Aim of the task:
Go to the line containing "4 ⎦. Starting" in the listing below. Output that line and each later one exactly.

--- Supplied material Enclosed Below ---

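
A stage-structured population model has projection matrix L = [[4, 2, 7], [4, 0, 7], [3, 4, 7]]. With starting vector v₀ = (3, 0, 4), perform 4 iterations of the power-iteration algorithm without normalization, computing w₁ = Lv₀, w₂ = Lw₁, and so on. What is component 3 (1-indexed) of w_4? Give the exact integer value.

w1 = Lv₀ = (4·3 + 2·0 + 7·4; 4·3 + 0·0 + 7·4; 3·3 + 4·0 + 7·4) = (40, 40, 37)
w2 = Lw1 = (4·40 + 2·40 + 7·37; 4·40 + 0·40 + 7·37; 3·40 + 4·40 + 7·37) = (499, 419, 539)
w3 = Lw2 = (6607, 5769, 6946)
w4 = Lw3 = (86588, 75050, 91519)
The requested component of w4 is 91519.

91519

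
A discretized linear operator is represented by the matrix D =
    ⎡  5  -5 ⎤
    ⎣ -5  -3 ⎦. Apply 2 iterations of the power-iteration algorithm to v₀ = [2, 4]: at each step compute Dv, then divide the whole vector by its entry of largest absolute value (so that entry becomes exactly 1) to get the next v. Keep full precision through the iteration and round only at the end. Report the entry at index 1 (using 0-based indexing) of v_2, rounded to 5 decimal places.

1.00000

Dv0 = (-10.000000, -22.000000); divide by -22.000000 → v1 = (0.454545, 1.000000)
Dv1 = (-2.727273, -5.272727); divide by -5.272727 → v2 = (0.517241, 1.000000)
Requested entry of v2: 116/116 = 1.00000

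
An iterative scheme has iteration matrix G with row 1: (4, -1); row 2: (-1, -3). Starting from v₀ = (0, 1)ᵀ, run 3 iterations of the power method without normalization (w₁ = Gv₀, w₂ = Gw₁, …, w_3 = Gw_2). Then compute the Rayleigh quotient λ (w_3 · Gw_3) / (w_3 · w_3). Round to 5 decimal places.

λ ≈ -2.45998

w1 = Gv₀ = (4·0 + (-1)·1; (-1)·0 + (-3)·1) = (-1, -3)
w2 = Gw1 = (4·(-1) + (-1)·(-3); (-1)·(-1) + (-3)·(-3)) = (-1, 10)
w3 = Gw2 = (-14, -29)
Gw3 = (-27, 101)
w3·Gw3 = (-14)·(-27) + (-29)·101 = -2551; w3·w3 = (-14)·(-14) + (-29)·(-29) = 1037
λ ≈ -2551/1037 = -2.45998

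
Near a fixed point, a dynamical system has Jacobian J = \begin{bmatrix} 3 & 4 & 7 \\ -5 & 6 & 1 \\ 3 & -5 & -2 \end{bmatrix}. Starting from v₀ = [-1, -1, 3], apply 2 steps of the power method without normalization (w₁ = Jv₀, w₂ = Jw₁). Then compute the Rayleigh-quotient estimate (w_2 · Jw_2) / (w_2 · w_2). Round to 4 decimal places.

w1 = Jv₀ = (3·(-1) + 4·(-1) + 7·3; (-5)·(-1) + 6·(-1) + 1·3; 3·(-1) + (-5)·(-1) + (-2)·3) = (14, 2, -4)
w2 = Jw1 = (3·14 + 4·2 + 7·(-4); (-5)·14 + 6·2 + 1·(-4); 3·14 + (-5)·2 + (-2)·(-4)) = (22, -62, 40)
Jw2 = (98, -442, 296)
w2·Jw2 = 22·98 + (-62)·(-442) + 40·296 = 41400; w2·w2 = 22·22 + (-62)·(-62) + 40·40 = 5928
λ ≈ 41400/5928 = 6.9838

λ ≈ 6.9838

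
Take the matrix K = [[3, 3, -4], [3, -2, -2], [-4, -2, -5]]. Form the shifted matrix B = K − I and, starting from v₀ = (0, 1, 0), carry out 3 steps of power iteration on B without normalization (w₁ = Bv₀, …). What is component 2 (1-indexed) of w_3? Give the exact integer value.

-63

B = K − I has rows (2, 3, -4); (3, -3, -2); (-4, -2, -6)
w1 = Bv₀ = (2·0 + 3·1 + (-4)·0; 3·0 + (-3)·1 + (-2)·0; (-4)·0 + (-2)·1 + (-6)·0) = (3, -3, -2)
w2 = Bw1 = (2·3 + 3·(-3) + (-4)·(-2); 3·3 + (-3)·(-3) + (-2)·(-2); (-4)·3 + (-2)·(-3) + (-6)·(-2)) = (5, 22, 6)
w3 = Bw2 = (52, -63, -100)
Requested component of w3: -63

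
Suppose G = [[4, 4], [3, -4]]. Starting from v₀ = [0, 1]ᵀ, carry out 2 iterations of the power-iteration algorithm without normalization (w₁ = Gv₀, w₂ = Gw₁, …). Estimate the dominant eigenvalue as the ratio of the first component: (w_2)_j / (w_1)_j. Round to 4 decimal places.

λ ≈ 0.0000

w1 = Gv₀ = (4·0 + 4·1; 3·0 + (-4)·1) = (4, -4)
w2 = Gw1 = (4·4 + 4·(-4); 3·4 + (-4)·(-4)) = (0, 28)
Ratio at component: 0 / 4 = 0.0000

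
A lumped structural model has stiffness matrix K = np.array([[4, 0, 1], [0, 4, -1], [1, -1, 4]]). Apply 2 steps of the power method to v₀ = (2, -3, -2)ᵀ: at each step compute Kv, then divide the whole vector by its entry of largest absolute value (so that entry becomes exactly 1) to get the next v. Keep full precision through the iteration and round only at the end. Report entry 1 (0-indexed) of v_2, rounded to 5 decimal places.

1.00000

Kv0 = (6.000000, -10.000000, -3.000000); divide by -10.000000 → v1 = (-0.600000, 1.000000, 0.300000)
Kv1 = (-2.100000, 3.700000, -0.400000); divide by 3.700000 → v2 = (-0.567568, 1.000000, -0.108108)
Requested entry of v2: -37/-37 = 1.00000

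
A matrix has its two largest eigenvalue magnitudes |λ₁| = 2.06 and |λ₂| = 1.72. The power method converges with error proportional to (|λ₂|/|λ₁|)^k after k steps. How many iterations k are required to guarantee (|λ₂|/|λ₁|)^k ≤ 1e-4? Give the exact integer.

52

|λ₂/λ₁| = 1.72/2.06 = 0.83495
Need k ≥ ln(1e-4) / ln(0.83495) = -9.2103 / -0.1804 ≈ 51.060
Smallest integer k satisfying the bound: 52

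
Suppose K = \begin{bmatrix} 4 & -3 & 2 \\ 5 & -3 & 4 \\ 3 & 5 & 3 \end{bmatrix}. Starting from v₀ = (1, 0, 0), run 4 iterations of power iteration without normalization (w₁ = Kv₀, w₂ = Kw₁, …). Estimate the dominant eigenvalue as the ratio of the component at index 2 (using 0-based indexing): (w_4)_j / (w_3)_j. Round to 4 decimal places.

w1 = Kv₀ = (4·1 + (-3)·0 + 2·0; 5·1 + (-3)·0 + 4·0; 3·1 + 5·0 + 3·0) = (4, 5, 3)
w2 = Kw1 = (4·4 + (-3)·5 + 2·3; 5·4 + (-3)·5 + 4·3; 3·4 + 5·5 + 3·3) = (7, 17, 46)
w3 = Kw2 = (69, 168, 244)
w4 = Kw3 = (260, 817, 1779)
Ratio at component: 1779 / 244 = 7.2910

7.2910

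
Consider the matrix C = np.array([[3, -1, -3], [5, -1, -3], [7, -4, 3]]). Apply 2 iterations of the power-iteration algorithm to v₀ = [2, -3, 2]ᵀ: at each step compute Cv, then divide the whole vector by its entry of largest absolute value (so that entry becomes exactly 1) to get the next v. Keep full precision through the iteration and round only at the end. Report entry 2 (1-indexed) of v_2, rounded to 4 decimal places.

Cv0 = (3.00000, 7.00000, 32.00000); divide by 32.00000 → v1 = (0.09375, 0.21875, 1.00000)
Cv1 = (-2.93750, -2.75000, 2.78125); divide by -2.93750 → v2 = (1.00000, 0.93617, -0.94681)
Requested entry of v2: -88/-94 = 0.9362

0.9362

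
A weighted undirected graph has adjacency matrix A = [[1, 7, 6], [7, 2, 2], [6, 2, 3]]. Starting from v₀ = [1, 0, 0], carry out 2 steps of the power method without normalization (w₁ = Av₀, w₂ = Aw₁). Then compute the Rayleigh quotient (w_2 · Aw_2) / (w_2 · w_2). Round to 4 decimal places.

w1 = Av₀ = (1, 7, 6)
w2 = Aw1 = (86, 33, 38)
Aw2 = (545, 744, 696)
w2·Aw2 = 86·545 + 33·744 + 38·696 = 97870; w2·w2 = 86·86 + 33·33 + 38·38 = 9929
λ ≈ 97870/9929 = 9.8570

9.8570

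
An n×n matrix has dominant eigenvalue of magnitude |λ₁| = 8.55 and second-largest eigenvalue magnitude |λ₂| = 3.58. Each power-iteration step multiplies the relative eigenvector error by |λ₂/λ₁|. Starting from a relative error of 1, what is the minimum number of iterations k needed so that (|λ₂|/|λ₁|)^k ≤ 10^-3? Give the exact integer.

8

|λ₂/λ₁| = 3.58/8.55 = 0.41871
Need k ≥ ln(10^-3) / ln(0.41871) = -6.9078 / -0.8706 ≈ 7.935
Smallest integer k satisfying the bound: 8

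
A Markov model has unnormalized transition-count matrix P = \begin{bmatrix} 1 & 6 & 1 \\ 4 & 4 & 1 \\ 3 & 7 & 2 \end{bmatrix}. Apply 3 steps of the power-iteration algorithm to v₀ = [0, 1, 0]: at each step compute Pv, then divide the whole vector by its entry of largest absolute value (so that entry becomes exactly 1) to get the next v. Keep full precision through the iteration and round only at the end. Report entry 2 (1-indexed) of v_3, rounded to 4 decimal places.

Pv0 = (6.00000, 4.00000, 7.00000); divide by 7.00000 → v1 = (0.85714, 0.57143, 1.00000)
Pv1 = (5.28571, 6.71429, 8.57143); divide by 8.57143 → v2 = (0.61667, 0.78333, 1.00000)
Pv2 = (6.31667, 6.60000, 9.33333); divide by 9.33333 → v3 = (0.67679, 0.70714, 1.00000)
Requested entry of v3: 396/560 = 0.7071

0.7071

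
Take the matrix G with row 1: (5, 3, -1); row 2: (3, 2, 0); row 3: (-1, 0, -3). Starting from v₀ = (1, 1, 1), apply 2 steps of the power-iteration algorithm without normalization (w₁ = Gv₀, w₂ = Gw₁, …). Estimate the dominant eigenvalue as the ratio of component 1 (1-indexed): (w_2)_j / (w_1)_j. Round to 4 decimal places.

7.7143

w1 = Gv₀ = (5·1 + 3·1 + (-1)·1; 3·1 + 2·1 + 0·1; (-1)·1 + 0·1 + (-3)·1) = (7, 5, -4)
w2 = Gw1 = (5·7 + 3·5 + (-1)·(-4); 3·7 + 2·5 + 0·(-4); (-1)·7 + 0·5 + (-3)·(-4)) = (54, 31, 5)
Ratio at component: 54 / 7 = 7.7143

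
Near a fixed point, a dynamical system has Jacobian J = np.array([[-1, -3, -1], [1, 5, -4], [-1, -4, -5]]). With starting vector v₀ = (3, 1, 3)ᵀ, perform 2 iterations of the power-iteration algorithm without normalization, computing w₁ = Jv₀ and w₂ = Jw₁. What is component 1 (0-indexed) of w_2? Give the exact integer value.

59

w1 = Jv₀ = ((-1)·3 + (-3)·1 + (-1)·3; 1·3 + 5·1 + (-4)·3; (-1)·3 + (-4)·1 + (-5)·3) = (-9, -4, -22)
w2 = Jw1 = ((-1)·(-9) + (-3)·(-4) + (-1)·(-22); 1·(-9) + 5·(-4) + (-4)·(-22); (-1)·(-9) + (-4)·(-4) + (-5)·(-22)) = (43, 59, 135)
The requested component of w2 is 59.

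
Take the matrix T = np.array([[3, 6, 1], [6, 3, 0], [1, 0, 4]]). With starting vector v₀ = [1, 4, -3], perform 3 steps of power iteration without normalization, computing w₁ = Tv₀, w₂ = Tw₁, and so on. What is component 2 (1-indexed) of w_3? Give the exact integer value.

w1 = Tv₀ = (24, 18, -11)
w2 = Tw1 = (169, 198, -20)
w3 = Tw2 = (1675, 1608, 89)
The requested component of w3 is 1608.

1608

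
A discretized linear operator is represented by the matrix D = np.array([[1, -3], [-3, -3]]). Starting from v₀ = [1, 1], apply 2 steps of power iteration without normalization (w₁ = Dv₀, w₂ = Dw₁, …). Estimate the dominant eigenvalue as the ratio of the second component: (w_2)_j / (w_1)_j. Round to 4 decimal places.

-4.0000

w1 = Dv₀ = (-2, -6)
w2 = Dw1 = (16, 24)
Ratio at component: 24 / -6 = -4.0000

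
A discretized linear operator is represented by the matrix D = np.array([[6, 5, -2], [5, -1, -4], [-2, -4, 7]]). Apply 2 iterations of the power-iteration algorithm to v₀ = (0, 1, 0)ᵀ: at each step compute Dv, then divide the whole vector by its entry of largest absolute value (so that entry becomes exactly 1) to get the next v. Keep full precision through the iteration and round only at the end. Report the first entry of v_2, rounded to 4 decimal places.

Dv0 = (5.00000, -1.00000, -4.00000); divide by 5.00000 → v1 = (1.00000, -0.20000, -0.80000)
Dv1 = (6.60000, 8.40000, -6.80000); divide by 8.40000 → v2 = (0.78571, 1.00000, -0.80952)
Requested entry of v2: 33/42 = 0.7857

0.7857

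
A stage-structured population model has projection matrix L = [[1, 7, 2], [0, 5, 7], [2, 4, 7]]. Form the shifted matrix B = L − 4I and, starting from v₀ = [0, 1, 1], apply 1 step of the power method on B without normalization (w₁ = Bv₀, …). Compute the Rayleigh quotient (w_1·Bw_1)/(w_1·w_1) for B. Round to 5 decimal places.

6.90722

B = L − 4I has rows (-3, 7, 2); (0, 1, 7); (2, 4, 3)
w1 = Bv₀ = ((-3)·0 + 7·1 + 2·1; 0·0 + 1·1 + 7·1; 2·0 + 4·1 + 3·1) = (9, 8, 7)
Bw1 = (43, 57, 71)
w1·Bw1 = 1340; w1·w1 = 194; μ ≈ 1340/194 = 6.90722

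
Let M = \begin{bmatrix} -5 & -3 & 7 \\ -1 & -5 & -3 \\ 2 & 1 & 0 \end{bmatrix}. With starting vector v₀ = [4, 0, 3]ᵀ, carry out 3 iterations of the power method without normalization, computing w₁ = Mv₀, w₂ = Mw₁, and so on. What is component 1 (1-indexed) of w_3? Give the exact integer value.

-647

w1 = Mv₀ = (1, -13, 8)
w2 = Mw1 = (90, 40, -11)
w3 = Mw2 = (-647, -257, 220)
The requested component of w3 is -647.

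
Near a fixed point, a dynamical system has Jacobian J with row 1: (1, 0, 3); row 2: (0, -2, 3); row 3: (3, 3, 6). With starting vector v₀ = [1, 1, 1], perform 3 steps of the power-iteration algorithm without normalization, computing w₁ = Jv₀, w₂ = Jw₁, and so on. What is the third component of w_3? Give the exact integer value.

w1 = Jv₀ = (1·1 + 0·1 + 3·1; 0·1 + (-2)·1 + 3·1; 3·1 + 3·1 + 6·1) = (4, 1, 12)
w2 = Jw1 = (1·4 + 0·1 + 3·12; 0·4 + (-2)·1 + 3·12; 3·4 + 3·1 + 6·12) = (40, 34, 87)
w3 = Jw2 = (301, 193, 744)
The requested component of w3 is 744.

744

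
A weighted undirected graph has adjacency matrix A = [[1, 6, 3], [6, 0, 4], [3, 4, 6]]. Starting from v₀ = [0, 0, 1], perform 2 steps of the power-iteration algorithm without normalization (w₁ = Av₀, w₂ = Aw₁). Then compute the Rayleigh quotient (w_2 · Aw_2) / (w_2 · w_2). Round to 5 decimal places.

w1 = Av₀ = (1·0 + 6·0 + 3·1; 6·0 + 0·0 + 4·1; 3·0 + 4·0 + 6·1) = (3, 4, 6)
w2 = Aw1 = (1·3 + 6·4 + 3·6; 6·3 + 0·4 + 4·6; 3·3 + 4·4 + 6·6) = (45, 42, 61)
Aw2 = (480, 514, 669)
w2·Aw2 = 45·480 + 42·514 + 61·669 = 83997; w2·w2 = 45·45 + 42·42 + 61·61 = 7510
λ ≈ 83997/7510 = 11.18469

11.18469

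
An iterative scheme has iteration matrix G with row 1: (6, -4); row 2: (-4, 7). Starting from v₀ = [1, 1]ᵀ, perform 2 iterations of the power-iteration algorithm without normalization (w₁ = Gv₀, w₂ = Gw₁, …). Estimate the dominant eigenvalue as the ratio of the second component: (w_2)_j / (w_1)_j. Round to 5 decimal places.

4.33333

w1 = Gv₀ = (6·1 + (-4)·1; (-4)·1 + 7·1) = (2, 3)
w2 = Gw1 = (6·2 + (-4)·3; (-4)·2 + 7·3) = (0, 13)
Ratio at component: 13 / 3 = 4.33333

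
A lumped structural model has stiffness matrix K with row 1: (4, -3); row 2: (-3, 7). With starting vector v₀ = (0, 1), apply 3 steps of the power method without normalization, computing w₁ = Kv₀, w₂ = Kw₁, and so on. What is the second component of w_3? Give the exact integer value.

505

w1 = Kv₀ = (4·0 + (-3)·1; (-3)·0 + 7·1) = (-3, 7)
w2 = Kw1 = (4·(-3) + (-3)·7; (-3)·(-3) + 7·7) = (-33, 58)
w3 = Kw2 = (-306, 505)
The requested component of w3 is 505.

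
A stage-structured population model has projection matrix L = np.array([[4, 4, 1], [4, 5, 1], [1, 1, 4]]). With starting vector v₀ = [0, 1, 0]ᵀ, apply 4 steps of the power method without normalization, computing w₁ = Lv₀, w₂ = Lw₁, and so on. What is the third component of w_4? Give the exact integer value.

1224

w1 = Lv₀ = (4, 5, 1)
w2 = Lw1 = (37, 42, 13)
w3 = Lw2 = (329, 371, 131)
w4 = Lw3 = (2931, 3302, 1224)
The requested component of w4 is 1224.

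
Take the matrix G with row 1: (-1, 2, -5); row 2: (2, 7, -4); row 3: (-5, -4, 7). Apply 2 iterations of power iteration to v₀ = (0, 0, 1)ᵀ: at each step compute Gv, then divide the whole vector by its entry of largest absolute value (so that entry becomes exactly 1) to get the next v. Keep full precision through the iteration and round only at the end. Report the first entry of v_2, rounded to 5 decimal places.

Gv0 = (-5.000000, -4.000000, 7.000000); divide by 7.000000 → v1 = (-0.714286, -0.571429, 1.000000)
Gv1 = (-5.428571, -9.428571, 12.857143); divide by 12.857143 → v2 = (-0.422222, -0.733333, 1.000000)
Requested entry of v2: -38/90 = -0.42222

-0.42222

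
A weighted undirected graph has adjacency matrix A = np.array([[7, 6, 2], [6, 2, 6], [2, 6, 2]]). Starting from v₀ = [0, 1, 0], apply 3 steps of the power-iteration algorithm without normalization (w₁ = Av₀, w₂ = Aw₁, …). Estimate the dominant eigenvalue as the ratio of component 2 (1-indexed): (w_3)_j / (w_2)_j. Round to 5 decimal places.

10.05263

w1 = Av₀ = (6, 2, 6)
w2 = Aw1 = (66, 76, 36)
w3 = Aw2 = (990, 764, 660)
Ratio at component: 764 / 76 = 10.05263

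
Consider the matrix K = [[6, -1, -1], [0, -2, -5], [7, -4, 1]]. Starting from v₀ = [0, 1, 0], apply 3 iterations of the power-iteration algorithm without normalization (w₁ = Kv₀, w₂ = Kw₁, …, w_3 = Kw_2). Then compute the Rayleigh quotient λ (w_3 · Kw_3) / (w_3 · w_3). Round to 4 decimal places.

w1 = Kv₀ = (-1, -2, -4)
w2 = Kw1 = (0, 24, -3)
w3 = Kw2 = (-21, -33, -99)
Kw3 = (6, 561, -114)
w3·Kw3 = (-21)·6 + (-33)·561 + (-99)·(-114) = -7353; w3·w3 = (-21)·(-21) + (-33)·(-33) + (-99)·(-99) = 11331
λ ≈ -7353/11331 = -0.6489

λ ≈ -0.6489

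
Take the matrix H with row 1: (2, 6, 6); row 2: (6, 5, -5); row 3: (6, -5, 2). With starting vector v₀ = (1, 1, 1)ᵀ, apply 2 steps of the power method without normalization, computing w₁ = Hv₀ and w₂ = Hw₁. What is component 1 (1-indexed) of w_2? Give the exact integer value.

w1 = Hv₀ = (2·1 + 6·1 + 6·1; 6·1 + 5·1 + (-5)·1; 6·1 + (-5)·1 + 2·1) = (14, 6, 3)
w2 = Hw1 = (2·14 + 6·6 + 6·3; 6·14 + 5·6 + (-5)·3; 6·14 + (-5)·6 + 2·3) = (82, 99, 60)
The requested component of w2 is 82.

82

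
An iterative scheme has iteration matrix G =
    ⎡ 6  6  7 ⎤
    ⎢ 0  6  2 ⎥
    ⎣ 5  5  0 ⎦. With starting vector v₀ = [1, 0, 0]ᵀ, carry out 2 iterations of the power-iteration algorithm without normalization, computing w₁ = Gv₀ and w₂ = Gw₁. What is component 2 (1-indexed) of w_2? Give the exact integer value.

w1 = Gv₀ = (6, 0, 5)
w2 = Gw1 = (71, 10, 30)
The requested component of w2 is 10.

10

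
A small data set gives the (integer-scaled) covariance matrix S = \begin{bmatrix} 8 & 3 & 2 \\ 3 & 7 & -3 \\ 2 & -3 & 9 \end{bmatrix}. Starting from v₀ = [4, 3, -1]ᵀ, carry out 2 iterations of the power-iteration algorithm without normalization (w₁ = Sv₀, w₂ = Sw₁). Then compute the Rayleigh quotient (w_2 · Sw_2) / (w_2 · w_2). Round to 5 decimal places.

λ ≈ 10.72205

w1 = Sv₀ = (8·4 + 3·3 + 2·(-1); 3·4 + 7·3 + (-3)·(-1); 2·4 + (-3)·3 + 9·(-1)) = (39, 36, -10)
w2 = Sw1 = (8·39 + 3·36 + 2·(-10); 3·39 + 7·36 + (-3)·(-10); 2·39 + (-3)·36 + 9·(-10)) = (400, 399, -120)
Sw2 = (4157, 4353, -1477)
w2·Sw2 = 400·4157 + 399·4353 + (-120)·(-1477) = 3576887; w2·w2 = 400·400 + 399·399 + (-120)·(-120) = 333601
λ ≈ 3576887/333601 = 10.72205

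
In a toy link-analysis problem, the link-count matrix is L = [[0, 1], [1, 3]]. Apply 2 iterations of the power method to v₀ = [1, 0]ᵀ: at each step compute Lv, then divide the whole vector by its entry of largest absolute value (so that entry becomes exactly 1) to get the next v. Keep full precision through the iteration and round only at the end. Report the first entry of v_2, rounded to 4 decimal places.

Lv0 = (0.00000, 1.00000); divide by 1.00000 → v1 = (0.00000, 1.00000)
Lv1 = (1.00000, 3.00000); divide by 3.00000 → v2 = (0.33333, 1.00000)
Requested entry of v2: 1/3 = 0.3333

0.3333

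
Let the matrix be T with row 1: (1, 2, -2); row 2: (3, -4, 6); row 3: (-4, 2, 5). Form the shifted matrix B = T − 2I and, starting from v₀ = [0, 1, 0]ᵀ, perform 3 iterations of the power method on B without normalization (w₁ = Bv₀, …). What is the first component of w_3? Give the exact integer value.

154

B = T − 2I has rows (-1, 2, -2); (3, -6, 6); (-4, 2, 3)
w1 = Bv₀ = ((-1)·0 + 2·1 + (-2)·0; 3·0 + (-6)·1 + 6·0; (-4)·0 + 2·1 + 3·0) = (2, -6, 2)
w2 = Bw1 = ((-1)·2 + 2·(-6) + (-2)·2; 3·2 + (-6)·(-6) + 6·2; (-4)·2 + 2·(-6) + 3·2) = (-18, 54, -14)
w3 = Bw2 = (154, -462, 138)
Requested component of w3: 154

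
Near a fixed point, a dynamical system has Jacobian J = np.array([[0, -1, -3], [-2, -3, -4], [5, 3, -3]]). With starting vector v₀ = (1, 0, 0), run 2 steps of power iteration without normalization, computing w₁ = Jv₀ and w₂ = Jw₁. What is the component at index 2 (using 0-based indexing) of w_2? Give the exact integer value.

-21

w1 = Jv₀ = (0·1 + (-1)·0 + (-3)·0; (-2)·1 + (-3)·0 + (-4)·0; 5·1 + 3·0 + (-3)·0) = (0, -2, 5)
w2 = Jw1 = (0·0 + (-1)·(-2) + (-3)·5; (-2)·0 + (-3)·(-2) + (-4)·5; 5·0 + 3·(-2) + (-3)·5) = (-13, -14, -21)
The requested component of w2 is -21.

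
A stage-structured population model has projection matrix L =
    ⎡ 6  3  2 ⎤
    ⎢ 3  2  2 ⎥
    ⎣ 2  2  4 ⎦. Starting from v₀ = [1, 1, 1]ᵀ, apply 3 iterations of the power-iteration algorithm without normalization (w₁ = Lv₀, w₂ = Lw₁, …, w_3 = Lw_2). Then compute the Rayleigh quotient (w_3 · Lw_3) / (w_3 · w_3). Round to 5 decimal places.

w1 = Lv₀ = (11, 7, 8)
w2 = Lw1 = (103, 63, 68)
w3 = Lw2 = (943, 571, 604)
Lw3 = (8579, 5179, 5444)
w3·Lw3 = 943·8579 + 571·5179 + 604·5444 = 14335382; w3·w3 = 943·943 + 571·571 + 604·604 = 1580106
λ ≈ 14335382/1580106 = 9.07242

9.07242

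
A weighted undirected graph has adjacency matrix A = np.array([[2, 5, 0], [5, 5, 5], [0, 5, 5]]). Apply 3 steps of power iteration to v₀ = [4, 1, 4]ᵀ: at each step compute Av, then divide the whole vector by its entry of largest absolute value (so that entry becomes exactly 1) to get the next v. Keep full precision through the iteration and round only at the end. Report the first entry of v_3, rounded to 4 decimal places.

Av0 = (13.00000, 45.00000, 25.00000); divide by 45.00000 → v1 = (0.28889, 1.00000, 0.55556)
Av1 = (5.57778, 9.22222, 7.77778); divide by 9.22222 → v2 = (0.60482, 1.00000, 0.84337)
Av2 = (6.20964, 12.24096, 9.21687); divide by 12.24096 → v3 = (0.50728, 1.00000, 0.75295)
Requested entry of v3: 2577/5080 = 0.5073

0.5073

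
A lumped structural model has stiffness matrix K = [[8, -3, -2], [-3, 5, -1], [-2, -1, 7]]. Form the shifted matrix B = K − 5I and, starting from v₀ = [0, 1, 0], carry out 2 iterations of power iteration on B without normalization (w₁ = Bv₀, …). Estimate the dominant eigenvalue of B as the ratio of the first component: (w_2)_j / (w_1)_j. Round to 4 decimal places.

B = K − 5I has rows (3, -3, -2); (-3, 0, -1); (-2, -1, 2)
w1 = Bv₀ = (-3, 0, -1)
w2 = Bw1 = (-7, 10, 4)
Ratio: -7/-3 = 2.3333

μ ≈ 2.3333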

--- End of Enclosed Supplied material ---

Your solution:
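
    ⎣ 2  2  4 ⎦. Starting from v₀ = [1, 1, 1]ᵀ, apply 3 iterations of the power-iteration algorithm without normalization (w₁ = Lv₀, w₂ = Lw₁, …, w_3 = Lw_2). Then compute the Rayleigh quotient (w_3 · Lw_3) / (w_3 · w_3). Round to 5 decimal places.

w1 = Lv₀ = (11, 7, 8)
w2 = Lw1 = (103, 63, 68)
w3 = Lw2 = (943, 571, 604)
Lw3 = (8579, 5179, 5444)
w3·Lw3 = 943·8579 + 571·5179 + 604·5444 = 14335382; w3·w3 = 943·943 + 571·571 + 604·604 = 1580106
λ ≈ 14335382/1580106 = 9.07242

9.07242

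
A weighted undirected graph has adjacency matrix A = np.array([[2, 5, 0], [5, 5, 5], [0, 5, 5]]). Apply 3 steps of power iteration to v₀ = [4, 1, 4]ᵀ: at each step compute Av, then divide the whole vector by its entry of largest absolute value (so that entry becomes exactly 1) to get the next v. Keep full precision through the iteration and round only at the end. Report the first entry of v_3, rounded to 4 decimal places.

Av0 = (13.00000, 45.00000, 25.00000); divide by 45.00000 → v1 = (0.28889, 1.00000, 0.55556)
Av1 = (5.57778, 9.22222, 7.77778); divide by 9.22222 → v2 = (0.60482, 1.00000, 0.84337)
Av2 = (6.20964, 12.24096, 9.21687); divide by 12.24096 → v3 = (0.50728, 1.00000, 0.75295)
Requested entry of v3: 2577/5080 = 0.5073

0.5073

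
A lumped structural model has stiffness matrix K = [[8, -3, -2], [-3, 5, -1], [-2, -1, 7]]. Form the shifted matrix B = K − 5I and, starting from v₀ = [0, 1, 0], carry out 2 iterations of power iteration on B without normalization (w₁ = Bv₀, …). Estimate the dominant eigenvalue of B as the ratio of the first component: (w_2)_j / (w_1)_j. Round to 4 decimal places.

B = K − 5I has rows (3, -3, -2); (-3, 0, -1); (-2, -1, 2)
w1 = Bv₀ = (-3, 0, -1)
w2 = Bw1 = (-7, 10, 4)
Ratio: -7/-3 = 2.3333

μ ≈ 2.3333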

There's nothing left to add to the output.